Data supplied
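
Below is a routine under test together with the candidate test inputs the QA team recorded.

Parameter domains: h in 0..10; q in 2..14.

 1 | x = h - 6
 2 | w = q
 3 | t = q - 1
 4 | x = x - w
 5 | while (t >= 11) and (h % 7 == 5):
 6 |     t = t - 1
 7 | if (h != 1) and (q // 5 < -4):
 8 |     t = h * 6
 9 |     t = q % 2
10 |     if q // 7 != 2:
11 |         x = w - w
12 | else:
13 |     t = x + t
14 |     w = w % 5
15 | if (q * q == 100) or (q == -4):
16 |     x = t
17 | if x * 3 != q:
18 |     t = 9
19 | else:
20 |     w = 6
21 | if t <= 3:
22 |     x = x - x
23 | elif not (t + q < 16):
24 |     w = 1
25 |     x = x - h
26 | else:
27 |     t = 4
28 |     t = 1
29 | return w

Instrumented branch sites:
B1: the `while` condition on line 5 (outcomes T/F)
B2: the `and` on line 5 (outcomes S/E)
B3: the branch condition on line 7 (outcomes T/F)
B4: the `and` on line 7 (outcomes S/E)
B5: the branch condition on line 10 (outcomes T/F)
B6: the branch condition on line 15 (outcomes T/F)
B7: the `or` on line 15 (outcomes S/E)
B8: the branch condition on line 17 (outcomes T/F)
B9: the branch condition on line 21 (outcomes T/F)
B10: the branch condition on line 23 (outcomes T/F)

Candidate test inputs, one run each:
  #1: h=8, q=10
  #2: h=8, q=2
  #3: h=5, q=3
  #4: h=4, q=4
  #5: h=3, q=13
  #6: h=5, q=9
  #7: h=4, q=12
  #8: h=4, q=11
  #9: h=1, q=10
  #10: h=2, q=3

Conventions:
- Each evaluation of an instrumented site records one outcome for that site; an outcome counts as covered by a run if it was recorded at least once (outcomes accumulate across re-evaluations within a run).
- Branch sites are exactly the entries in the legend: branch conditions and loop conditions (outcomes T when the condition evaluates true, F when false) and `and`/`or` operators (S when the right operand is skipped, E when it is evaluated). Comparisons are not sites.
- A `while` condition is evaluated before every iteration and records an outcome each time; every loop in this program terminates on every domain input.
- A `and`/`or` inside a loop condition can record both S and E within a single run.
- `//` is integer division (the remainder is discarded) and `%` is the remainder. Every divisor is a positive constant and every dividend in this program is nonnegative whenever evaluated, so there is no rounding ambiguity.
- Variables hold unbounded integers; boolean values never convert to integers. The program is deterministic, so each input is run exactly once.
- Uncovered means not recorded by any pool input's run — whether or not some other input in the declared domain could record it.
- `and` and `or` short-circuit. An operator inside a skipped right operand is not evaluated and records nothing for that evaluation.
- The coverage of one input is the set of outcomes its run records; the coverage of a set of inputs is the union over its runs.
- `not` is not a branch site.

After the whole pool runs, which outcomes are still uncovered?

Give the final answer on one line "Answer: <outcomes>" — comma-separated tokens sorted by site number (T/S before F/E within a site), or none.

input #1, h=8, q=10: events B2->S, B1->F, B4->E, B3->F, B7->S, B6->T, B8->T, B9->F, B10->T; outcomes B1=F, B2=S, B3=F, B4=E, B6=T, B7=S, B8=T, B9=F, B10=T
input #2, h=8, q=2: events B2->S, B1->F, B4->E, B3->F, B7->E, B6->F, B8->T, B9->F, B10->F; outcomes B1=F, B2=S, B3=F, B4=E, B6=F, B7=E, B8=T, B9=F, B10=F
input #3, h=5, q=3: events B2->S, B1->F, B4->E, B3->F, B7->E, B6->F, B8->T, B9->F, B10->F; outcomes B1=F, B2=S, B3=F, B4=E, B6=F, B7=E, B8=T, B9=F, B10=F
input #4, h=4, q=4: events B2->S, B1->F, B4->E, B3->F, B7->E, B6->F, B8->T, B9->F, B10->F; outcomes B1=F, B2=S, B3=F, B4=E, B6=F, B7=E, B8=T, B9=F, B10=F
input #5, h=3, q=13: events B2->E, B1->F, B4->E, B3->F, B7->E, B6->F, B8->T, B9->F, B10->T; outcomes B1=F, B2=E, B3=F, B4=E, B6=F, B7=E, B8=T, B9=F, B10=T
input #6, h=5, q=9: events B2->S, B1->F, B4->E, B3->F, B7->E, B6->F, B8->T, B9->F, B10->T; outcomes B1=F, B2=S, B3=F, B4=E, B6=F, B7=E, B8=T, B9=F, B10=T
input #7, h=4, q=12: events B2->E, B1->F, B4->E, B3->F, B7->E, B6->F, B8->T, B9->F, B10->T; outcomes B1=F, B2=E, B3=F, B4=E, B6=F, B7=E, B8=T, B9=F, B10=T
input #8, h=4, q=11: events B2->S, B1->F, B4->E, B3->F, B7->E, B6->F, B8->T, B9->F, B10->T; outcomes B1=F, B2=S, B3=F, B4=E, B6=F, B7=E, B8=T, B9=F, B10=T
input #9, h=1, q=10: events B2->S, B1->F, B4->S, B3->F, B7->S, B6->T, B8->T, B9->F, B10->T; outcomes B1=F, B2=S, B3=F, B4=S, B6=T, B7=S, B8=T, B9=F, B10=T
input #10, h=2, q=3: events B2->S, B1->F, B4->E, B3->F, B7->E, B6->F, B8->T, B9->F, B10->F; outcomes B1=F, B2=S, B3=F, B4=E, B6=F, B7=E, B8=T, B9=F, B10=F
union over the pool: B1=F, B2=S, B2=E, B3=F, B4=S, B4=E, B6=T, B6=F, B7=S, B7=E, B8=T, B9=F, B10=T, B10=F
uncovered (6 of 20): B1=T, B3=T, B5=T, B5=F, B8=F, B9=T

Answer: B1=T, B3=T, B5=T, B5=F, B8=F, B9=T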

* * *

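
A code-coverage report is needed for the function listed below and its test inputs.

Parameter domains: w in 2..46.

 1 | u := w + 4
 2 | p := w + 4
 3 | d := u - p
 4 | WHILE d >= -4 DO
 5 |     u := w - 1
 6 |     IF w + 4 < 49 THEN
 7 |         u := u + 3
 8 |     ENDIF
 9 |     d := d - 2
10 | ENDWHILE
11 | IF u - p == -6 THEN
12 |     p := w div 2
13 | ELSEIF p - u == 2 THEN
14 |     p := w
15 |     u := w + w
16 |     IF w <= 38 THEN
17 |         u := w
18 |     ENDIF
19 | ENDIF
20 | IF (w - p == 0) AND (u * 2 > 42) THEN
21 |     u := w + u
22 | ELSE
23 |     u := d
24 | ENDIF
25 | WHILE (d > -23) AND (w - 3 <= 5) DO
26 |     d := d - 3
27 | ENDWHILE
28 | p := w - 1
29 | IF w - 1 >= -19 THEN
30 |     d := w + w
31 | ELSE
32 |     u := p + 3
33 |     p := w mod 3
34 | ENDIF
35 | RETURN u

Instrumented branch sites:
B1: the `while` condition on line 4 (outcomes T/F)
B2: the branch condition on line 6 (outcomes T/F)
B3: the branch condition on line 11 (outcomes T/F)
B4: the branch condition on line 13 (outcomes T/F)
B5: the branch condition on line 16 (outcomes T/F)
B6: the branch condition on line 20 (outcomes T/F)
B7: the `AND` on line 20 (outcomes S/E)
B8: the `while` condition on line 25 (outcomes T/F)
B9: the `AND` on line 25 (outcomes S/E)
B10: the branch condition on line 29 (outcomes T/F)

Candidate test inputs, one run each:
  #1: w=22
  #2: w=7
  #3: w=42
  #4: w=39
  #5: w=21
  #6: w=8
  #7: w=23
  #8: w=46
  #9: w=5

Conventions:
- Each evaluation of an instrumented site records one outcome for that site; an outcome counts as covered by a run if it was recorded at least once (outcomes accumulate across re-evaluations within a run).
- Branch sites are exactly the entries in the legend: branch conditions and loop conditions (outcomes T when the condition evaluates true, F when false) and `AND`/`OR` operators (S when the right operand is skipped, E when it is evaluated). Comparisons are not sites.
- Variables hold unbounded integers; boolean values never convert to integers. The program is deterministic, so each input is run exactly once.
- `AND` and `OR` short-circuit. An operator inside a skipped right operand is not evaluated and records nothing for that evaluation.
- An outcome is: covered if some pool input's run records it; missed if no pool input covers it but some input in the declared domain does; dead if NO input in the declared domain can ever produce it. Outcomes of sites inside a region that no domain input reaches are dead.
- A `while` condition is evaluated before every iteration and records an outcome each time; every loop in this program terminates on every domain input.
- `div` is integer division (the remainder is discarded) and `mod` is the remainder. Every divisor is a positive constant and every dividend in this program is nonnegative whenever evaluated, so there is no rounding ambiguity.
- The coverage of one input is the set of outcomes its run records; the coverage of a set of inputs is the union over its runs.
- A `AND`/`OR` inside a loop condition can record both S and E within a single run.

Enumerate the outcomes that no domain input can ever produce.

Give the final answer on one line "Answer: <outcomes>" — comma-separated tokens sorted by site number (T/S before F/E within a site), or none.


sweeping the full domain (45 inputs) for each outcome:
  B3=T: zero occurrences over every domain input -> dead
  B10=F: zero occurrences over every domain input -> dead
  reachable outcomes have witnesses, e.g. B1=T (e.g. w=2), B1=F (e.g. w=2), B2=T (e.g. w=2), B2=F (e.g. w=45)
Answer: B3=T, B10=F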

Try it
In the lines above, find the word "true" and copy every line it occurs in.

Output for this exercise
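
- Branch sites are exactly the entries in the legend: branch conditions and loop conditions (outcomes T when the condition evaluates true, F when false) and `and`/`or` operators (S when the right operand is skipped, E when it is evaluated). Comparisons are not sites.
- Branch sites are exactly the entries in the legend: branch conditions and loop conditions (outcomes T when the condition evaluates true, F when false) and `AND`/`OR` operators (S when the right operand is skipped, E when it is evaluated). Comparisons are not sites.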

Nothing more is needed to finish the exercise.